⟨
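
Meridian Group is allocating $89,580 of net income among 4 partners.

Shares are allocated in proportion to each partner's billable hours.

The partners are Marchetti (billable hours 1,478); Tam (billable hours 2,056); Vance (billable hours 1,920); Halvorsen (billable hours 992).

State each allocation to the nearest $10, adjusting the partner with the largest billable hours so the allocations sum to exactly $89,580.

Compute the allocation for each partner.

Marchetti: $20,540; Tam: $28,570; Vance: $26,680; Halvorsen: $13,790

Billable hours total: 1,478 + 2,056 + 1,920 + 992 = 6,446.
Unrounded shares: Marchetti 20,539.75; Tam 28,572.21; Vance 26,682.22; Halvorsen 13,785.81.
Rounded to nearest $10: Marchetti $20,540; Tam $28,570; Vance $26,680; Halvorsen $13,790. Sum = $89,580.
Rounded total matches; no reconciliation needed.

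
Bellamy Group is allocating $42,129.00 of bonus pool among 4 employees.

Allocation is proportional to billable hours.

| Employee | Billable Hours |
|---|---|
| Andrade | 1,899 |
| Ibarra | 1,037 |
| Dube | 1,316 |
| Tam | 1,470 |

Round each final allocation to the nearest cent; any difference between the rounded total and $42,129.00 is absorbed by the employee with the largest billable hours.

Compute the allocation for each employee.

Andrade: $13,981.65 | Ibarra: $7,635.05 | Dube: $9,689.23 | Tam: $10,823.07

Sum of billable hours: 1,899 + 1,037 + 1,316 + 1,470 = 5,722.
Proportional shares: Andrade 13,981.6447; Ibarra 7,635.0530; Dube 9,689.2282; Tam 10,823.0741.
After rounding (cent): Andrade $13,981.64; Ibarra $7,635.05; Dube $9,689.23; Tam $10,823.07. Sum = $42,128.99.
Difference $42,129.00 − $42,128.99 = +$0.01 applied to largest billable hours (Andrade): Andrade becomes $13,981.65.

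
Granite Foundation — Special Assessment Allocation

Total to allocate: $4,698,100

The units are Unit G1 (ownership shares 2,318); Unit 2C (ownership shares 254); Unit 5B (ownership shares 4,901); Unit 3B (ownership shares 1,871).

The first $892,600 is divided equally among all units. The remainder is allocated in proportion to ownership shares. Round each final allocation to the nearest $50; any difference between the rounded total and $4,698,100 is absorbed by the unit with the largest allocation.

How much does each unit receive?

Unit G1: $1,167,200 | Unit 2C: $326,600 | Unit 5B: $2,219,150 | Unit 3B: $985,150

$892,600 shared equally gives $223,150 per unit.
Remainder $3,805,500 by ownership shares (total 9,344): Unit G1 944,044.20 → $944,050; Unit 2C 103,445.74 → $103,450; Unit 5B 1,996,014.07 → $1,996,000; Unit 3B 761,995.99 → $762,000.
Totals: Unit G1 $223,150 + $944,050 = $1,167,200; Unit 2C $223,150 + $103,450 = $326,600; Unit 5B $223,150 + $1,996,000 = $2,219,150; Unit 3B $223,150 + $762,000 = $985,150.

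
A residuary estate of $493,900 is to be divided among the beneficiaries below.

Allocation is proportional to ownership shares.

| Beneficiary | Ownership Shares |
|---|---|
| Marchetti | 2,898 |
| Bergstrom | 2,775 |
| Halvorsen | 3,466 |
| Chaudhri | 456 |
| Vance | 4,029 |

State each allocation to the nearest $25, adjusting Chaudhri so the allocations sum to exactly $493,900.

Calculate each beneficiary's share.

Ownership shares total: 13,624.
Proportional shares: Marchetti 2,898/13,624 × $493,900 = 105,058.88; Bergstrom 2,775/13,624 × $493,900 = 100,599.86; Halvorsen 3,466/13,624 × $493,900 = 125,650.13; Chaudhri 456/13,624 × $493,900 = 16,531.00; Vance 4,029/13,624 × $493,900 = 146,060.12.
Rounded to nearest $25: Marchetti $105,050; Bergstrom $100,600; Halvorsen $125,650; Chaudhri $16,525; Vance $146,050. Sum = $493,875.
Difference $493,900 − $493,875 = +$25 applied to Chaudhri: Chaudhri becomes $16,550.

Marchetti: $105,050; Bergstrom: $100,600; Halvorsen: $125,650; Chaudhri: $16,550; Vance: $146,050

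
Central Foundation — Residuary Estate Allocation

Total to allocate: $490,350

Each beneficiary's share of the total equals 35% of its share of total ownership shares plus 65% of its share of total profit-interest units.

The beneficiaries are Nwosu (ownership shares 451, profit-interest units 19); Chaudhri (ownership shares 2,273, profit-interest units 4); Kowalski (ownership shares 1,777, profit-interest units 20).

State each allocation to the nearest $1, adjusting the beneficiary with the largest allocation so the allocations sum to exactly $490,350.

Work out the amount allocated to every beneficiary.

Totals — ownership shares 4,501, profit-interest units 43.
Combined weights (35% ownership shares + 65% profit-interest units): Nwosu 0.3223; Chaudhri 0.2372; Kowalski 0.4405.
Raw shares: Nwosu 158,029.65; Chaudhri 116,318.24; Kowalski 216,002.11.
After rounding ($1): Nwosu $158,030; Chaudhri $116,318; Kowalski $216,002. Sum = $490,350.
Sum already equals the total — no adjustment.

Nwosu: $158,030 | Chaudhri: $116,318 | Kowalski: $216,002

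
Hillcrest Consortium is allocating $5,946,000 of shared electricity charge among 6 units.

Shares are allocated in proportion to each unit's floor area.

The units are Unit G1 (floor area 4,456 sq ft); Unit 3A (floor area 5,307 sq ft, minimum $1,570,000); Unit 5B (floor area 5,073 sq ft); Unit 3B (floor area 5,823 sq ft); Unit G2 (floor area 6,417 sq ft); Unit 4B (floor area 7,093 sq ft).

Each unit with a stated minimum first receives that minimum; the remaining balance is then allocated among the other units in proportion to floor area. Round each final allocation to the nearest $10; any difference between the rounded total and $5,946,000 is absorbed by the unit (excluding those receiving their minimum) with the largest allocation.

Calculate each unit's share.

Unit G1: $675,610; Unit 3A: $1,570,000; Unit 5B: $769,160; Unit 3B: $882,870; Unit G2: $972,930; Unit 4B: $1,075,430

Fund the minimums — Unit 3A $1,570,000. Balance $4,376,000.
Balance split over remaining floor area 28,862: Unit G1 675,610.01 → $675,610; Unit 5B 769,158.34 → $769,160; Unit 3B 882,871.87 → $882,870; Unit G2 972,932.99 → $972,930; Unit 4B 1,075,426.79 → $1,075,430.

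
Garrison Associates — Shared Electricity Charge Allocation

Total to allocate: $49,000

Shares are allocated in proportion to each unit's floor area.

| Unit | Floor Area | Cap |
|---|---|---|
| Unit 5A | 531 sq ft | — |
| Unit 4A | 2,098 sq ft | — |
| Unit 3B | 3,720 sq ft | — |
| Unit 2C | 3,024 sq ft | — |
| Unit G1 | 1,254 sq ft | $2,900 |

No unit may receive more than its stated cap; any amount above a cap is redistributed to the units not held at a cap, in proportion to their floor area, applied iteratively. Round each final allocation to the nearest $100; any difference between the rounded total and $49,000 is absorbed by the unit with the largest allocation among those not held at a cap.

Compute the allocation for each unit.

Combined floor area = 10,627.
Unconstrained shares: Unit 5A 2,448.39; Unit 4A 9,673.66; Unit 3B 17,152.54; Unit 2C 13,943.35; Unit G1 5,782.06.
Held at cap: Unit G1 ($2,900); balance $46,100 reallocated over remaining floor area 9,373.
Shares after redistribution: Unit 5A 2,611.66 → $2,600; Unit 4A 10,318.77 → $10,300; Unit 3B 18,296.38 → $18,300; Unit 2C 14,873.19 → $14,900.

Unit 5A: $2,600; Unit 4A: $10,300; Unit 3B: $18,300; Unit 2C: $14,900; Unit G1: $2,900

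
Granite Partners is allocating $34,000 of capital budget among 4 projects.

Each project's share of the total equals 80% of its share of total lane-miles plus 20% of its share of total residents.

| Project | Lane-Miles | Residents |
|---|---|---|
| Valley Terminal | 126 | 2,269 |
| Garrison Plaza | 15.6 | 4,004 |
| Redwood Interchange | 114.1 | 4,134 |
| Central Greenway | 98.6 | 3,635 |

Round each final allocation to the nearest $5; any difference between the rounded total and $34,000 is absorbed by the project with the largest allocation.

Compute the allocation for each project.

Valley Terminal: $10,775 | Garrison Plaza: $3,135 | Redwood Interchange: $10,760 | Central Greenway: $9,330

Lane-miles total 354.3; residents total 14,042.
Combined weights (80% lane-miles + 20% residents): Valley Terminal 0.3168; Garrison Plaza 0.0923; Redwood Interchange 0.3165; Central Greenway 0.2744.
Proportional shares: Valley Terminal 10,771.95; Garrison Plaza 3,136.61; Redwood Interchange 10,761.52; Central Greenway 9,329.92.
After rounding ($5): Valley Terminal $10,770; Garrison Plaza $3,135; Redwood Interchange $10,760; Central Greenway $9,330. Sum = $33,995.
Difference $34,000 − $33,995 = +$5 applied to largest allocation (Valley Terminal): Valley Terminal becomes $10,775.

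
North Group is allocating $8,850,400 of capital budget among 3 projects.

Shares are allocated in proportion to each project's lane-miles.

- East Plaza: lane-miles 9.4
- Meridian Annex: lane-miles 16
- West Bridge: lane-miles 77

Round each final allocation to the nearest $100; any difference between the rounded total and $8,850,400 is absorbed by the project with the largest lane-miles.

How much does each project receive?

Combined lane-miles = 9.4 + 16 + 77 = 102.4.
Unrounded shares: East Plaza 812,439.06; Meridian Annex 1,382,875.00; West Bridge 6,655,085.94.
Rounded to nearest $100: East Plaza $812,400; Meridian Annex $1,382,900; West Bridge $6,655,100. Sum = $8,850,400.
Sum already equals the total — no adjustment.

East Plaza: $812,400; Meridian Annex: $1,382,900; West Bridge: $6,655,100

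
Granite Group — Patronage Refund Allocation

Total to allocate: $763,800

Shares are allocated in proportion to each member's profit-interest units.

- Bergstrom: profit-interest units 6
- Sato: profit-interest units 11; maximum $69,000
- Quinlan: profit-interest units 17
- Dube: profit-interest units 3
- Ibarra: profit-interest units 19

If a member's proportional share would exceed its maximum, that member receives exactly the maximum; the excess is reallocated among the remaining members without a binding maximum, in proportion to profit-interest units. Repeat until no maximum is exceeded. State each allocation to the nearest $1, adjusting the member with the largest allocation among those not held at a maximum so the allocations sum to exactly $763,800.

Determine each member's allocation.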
⟩
» Problem requirements
Copy the lines above exactly. Start with the line containing "3,720 sq ft | — |", end with the line containing "ft | $2,900 |", and include both.

» Your response
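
| Unit 3B | 3,720 sq ft | — |
| Unit 2C | 3,024 sq ft | — |
| Unit G1 | 1,254 sq ft | $2,900 |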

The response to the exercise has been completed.